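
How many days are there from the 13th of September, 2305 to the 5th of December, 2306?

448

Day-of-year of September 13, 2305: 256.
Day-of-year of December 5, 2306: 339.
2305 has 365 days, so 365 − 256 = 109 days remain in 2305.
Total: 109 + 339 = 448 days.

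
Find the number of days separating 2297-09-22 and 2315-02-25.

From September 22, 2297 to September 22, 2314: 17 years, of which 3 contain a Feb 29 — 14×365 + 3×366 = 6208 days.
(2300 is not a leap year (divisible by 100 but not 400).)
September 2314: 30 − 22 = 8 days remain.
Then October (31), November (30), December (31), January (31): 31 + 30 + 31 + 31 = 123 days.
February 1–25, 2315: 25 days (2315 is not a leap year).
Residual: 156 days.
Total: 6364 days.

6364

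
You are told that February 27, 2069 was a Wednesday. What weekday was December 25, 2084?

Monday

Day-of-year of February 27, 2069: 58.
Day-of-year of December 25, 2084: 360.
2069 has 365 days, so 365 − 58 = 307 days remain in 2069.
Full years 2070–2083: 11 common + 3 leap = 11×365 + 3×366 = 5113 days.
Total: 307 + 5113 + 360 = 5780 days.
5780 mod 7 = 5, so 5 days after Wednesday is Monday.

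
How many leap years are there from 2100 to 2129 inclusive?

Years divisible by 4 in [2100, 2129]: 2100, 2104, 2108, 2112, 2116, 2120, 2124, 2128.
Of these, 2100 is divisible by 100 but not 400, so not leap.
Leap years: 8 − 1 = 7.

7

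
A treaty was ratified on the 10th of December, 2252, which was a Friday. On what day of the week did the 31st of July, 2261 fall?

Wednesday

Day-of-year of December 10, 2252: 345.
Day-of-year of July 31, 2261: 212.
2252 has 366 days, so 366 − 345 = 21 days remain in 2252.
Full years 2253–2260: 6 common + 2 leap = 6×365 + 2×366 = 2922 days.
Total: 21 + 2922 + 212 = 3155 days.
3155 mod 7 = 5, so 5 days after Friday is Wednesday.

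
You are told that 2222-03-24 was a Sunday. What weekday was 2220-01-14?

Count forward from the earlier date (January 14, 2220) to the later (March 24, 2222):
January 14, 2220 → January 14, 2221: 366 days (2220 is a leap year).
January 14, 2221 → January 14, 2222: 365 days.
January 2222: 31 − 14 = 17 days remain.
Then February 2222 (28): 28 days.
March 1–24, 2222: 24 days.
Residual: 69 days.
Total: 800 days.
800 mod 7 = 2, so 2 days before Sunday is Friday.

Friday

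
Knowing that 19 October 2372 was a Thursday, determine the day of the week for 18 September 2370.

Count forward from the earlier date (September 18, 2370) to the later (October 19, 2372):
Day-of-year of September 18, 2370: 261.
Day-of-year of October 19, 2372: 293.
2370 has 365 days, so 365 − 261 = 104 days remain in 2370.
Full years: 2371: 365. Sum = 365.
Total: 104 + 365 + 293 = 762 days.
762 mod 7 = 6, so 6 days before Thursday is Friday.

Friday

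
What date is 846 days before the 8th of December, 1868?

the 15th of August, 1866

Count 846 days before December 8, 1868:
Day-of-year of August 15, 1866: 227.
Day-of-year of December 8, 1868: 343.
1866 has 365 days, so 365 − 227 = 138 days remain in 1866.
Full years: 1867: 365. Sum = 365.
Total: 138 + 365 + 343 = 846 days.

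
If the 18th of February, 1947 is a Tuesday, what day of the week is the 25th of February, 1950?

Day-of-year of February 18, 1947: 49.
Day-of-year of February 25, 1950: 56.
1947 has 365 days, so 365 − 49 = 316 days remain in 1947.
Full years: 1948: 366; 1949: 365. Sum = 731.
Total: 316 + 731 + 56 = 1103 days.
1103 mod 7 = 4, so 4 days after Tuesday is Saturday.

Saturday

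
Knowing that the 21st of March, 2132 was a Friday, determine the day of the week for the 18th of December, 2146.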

#####

> [Work required]:
Nothing in the records may change; write them out again in full.

> [Answer space]:
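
How many days are there from the 13th of September, 2305 to the 5th of December, 2306?

448

Day-of-year of September 13, 2305: 256.
Day-of-year of December 5, 2306: 339.
2305 has 365 days, so 365 − 256 = 109 days remain in 2305.
Total: 109 + 339 = 448 days.

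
Find the number of days separating 2297-09-22 and 2315-02-25.

From September 22, 2297 to September 22, 2314: 17 years, of which 3 contain a Feb 29 — 14×365 + 3×366 = 6208 days.
(2300 is not a leap year (divisible by 100 but not 400).)
September 2314: 30 − 22 = 8 days remain.
Then October (31), November (30), December (31), January (31): 31 + 30 + 31 + 31 = 123 days.
February 1–25, 2315: 25 days (2315 is not a leap year).
Residual: 156 days.
Total: 6364 days.

6364

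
You are told that February 27, 2069 was a Wednesday. What weekday was December 25, 2084?

Monday

Day-of-year of February 27, 2069: 58.
Day-of-year of December 25, 2084: 360.
2069 has 365 days, so 365 − 58 = 307 days remain in 2069.
Full years 2070–2083: 11 common + 3 leap = 11×365 + 3×366 = 5113 days.
Total: 307 + 5113 + 360 = 5780 days.
5780 mod 7 = 5, so 5 days after Wednesday is Monday.

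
How many leap years are there from 2100 to 2129 inclusive?

Years divisible by 4 in [2100, 2129]: 2100, 2104, 2108, 2112, 2116, 2120, 2124, 2128.
Of these, 2100 is divisible by 100 but not 400, so not leap.
Leap years: 8 − 1 = 7.

7

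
A treaty was ratified on the 10th of December, 2252, which was a Friday. On what day of the week did the 31st of July, 2261 fall?

Wednesday

Day-of-year of December 10, 2252: 345.
Day-of-year of July 31, 2261: 212.
2252 has 366 days, so 366 − 345 = 21 days remain in 2252.
Full years 2253–2260: 6 common + 2 leap = 6×365 + 2×366 = 2922 days.
Total: 21 + 2922 + 212 = 3155 days.
3155 mod 7 = 5, so 5 days after Friday is Wednesday.

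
You are told that 2222-03-24 was a Sunday. What weekday was 2220-01-14?

Count forward from the earlier date (January 14, 2220) to the later (March 24, 2222):
January 14, 2220 → January 14, 2221: 366 days (2220 is a leap year).
January 14, 2221 → January 14, 2222: 365 days.
January 2222: 31 − 14 = 17 days remain.
Then February 2222 (28): 28 days.
March 1–24, 2222: 24 days.
Residual: 69 days.
Total: 800 days.
800 mod 7 = 2, so 2 days before Sunday is Friday.

Friday

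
Knowing that 19 October 2372 was a Thursday, determine the day of the week for 18 September 2370.

Count forward from the earlier date (September 18, 2370) to the later (October 19, 2372):
Day-of-year of September 18, 2370: 261.
Day-of-year of October 19, 2372: 293.
2370 has 365 days, so 365 − 261 = 104 days remain in 2370.
Full years: 2371: 365. Sum = 365.
Total: 104 + 365 + 293 = 762 days.
762 mod 7 = 6, so 6 days before Thursday is Friday.

Friday

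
What date is 846 days before the 8th of December, 1868?

the 15th of August, 1866

Count 846 days before December 8, 1868:
Day-of-year of August 15, 1866: 227.
Day-of-year of December 8, 1868: 343.
1866 has 365 days, so 365 − 227 = 138 days remain in 1866.
Full years: 1867: 365. Sum = 365.
Total: 138 + 365 + 343 = 846 days.

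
If the 18th of February, 1947 is a Tuesday, what day of the week is the 25th of February, 1950?

Day-of-year of February 18, 1947: 49.
Day-of-year of February 25, 1950: 56.
1947 has 365 days, so 365 − 49 = 316 days remain in 1947.
Full years: 1948: 366; 1949: 365. Sum = 731.
Total: 316 + 731 + 56 = 1103 days.
1103 mod 7 = 4, so 4 days after Tuesday is Saturday.

Saturday

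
Knowing that the 21st of March, 2132 was a Friday, determine the day of the week for the 18th of December, 2146.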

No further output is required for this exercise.